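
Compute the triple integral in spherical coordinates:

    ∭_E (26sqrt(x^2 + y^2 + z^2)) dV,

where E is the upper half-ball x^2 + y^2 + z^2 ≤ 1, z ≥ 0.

In spherical coordinates, x = ρ sin(φ) cos(θ), y = ρ sin(φ) sin(θ), z = ρ cos(φ), and dV = ρ^2 sin(φ) dρ dφ dθ.

The integrand becomes 26ρ, so

    ∭_E (26sqrt(x^2 + y^2 + z^2)) dV = ∫_{0}^{2π} ∫_{0}^{π/2} ∫_{0}^{1} (26ρ) · ρ^2 sin(φ) dρ dφ dθ.

Inner (ρ): 13sin(φ)/2.
Middle (φ): 13/2.
Outer (θ): 13π.

Therefore the triple integral equals 13π.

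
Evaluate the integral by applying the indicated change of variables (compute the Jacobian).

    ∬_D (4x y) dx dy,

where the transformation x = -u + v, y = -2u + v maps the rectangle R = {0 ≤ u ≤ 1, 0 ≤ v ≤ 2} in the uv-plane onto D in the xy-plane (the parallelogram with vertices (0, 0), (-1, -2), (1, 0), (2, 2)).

Compute the Jacobian determinant of (x, y) with respect to (u, v):

    ∂(x,y)/∂(u,v) = | -1  1 | = (-1)(1) - (1)(-2) = 1.
                   | -2  1 |

Its absolute value is |J| = 1 (the area scaling factor).

Substituting x = -u + v, y = -2u + v into the integrand,

    4x y → 8u^2 - 12u v + 4v^2,

so the integral becomes

    ∬_R (8u^2 - 12u v + 4v^2) · |J| du dv = ∫_0^1 ∫_0^2 (8u^2 - 12u v + 4v^2) dv du.

Inner (v): 16u^2 - 24u + 32/3.
Outer (u): 4.

Therefore ∬_D (4x y) dx dy = 4.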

## Work to complete
Every entry should be output again exactly as written.

## Answer to the exercise
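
Compute the triple integral in spherical coordinates:

    ∭_E (26sqrt(x^2 + y^2 + z^2)) dV,

where E is the upper half-ball x^2 + y^2 + z^2 ≤ 1, z ≥ 0.

In spherical coordinates, x = ρ sin(φ) cos(θ), y = ρ sin(φ) sin(θ), z = ρ cos(φ), and dV = ρ^2 sin(φ) dρ dφ dθ.

The integrand becomes 26ρ, so

    ∭_E (26sqrt(x^2 + y^2 + z^2)) dV = ∫_{0}^{2π} ∫_{0}^{π/2} ∫_{0}^{1} (26ρ) · ρ^2 sin(φ) dρ dφ dθ.

Inner (ρ): 13sin(φ)/2.
Middle (φ): 13/2.
Outer (θ): 13π.

Therefore the triple integral equals 13π.

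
Evaluate the integral by applying the indicated change of variables (compute the Jacobian).

    ∬_D (4x y) dx dy,

where the transformation x = -u + v, y = -2u + v maps the rectangle R = {0 ≤ u ≤ 1, 0 ≤ v ≤ 2} in the uv-plane onto D in the xy-plane (the parallelogram with vertices (0, 0), (-1, -2), (1, 0), (2, 2)).

Compute the Jacobian determinant of (x, y) with respect to (u, v):

    ∂(x,y)/∂(u,v) = | -1  1 | = (-1)(1) - (1)(-2) = 1.
                   | -2  1 |

Its absolute value is |J| = 1 (the area scaling factor).

Substituting x = -u + v, y = -2u + v into the integrand,

    4x y → 8u^2 - 12u v + 4v^2,

so the integral becomes

    ∬_R (8u^2 - 12u v + 4v^2) · |J| du dv = ∫_0^1 ∫_0^2 (8u^2 - 12u v + 4v^2) dv du.

Inner (v): 16u^2 - 24u + 32/3.
Outer (u): 4.

Therefore ∬_D (4x y) dx dy = 4.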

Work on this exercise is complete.